» **Aim of the task**
Sift through the material below and return the lines with "ordered".

───── Data extract ─────

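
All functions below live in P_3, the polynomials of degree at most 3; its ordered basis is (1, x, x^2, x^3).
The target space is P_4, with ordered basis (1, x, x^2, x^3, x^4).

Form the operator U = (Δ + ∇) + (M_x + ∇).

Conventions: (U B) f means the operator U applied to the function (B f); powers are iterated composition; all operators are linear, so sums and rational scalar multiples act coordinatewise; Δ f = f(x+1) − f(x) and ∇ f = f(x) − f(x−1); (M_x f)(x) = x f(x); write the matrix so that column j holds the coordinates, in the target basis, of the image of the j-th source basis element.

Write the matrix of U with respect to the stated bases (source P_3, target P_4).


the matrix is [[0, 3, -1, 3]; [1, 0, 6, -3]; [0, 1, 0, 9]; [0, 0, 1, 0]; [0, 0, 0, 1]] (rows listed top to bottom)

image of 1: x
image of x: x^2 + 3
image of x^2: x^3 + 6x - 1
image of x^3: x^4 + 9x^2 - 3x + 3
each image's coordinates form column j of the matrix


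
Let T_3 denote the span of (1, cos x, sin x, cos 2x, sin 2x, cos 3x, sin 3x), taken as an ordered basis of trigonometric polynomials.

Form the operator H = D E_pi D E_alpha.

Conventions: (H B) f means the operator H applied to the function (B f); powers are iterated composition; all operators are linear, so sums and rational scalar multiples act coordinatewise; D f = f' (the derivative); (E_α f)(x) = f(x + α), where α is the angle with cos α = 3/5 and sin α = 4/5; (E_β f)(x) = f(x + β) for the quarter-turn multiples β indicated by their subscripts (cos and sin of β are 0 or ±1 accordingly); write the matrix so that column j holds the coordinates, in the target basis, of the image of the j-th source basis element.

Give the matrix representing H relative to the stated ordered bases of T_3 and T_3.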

─────
───── Data extract ─────

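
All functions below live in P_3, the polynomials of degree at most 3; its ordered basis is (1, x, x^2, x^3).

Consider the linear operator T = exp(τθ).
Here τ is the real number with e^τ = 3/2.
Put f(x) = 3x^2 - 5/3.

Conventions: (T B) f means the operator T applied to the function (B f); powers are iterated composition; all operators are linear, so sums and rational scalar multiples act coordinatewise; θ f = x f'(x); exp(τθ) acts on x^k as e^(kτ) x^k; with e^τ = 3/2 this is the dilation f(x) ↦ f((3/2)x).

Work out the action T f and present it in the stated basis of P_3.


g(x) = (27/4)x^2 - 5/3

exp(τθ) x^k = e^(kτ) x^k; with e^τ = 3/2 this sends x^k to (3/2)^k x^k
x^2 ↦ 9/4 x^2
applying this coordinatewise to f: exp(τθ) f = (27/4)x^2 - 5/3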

─────

» **Solution below**
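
All functions below live in P_3, the polynomials of degree at most 3; its ordered basis is (1, x, x^2, x^3).
The target space is P_4, with ordered basis (1, x, x^2, x^3, x^4).
Let T_3 denote the span of (1, cos x, sin x, cos 2x, sin 2x, cos 3x, sin 3x), taken as an ordered basis of trigonometric polynomials.
Give the matrix representing H relative to the stated ordered bases of T_3 and T_3.
All functions below live in P_3, the polynomials of degree at most 3; its ordered basis is (1, x, x^2, x^3).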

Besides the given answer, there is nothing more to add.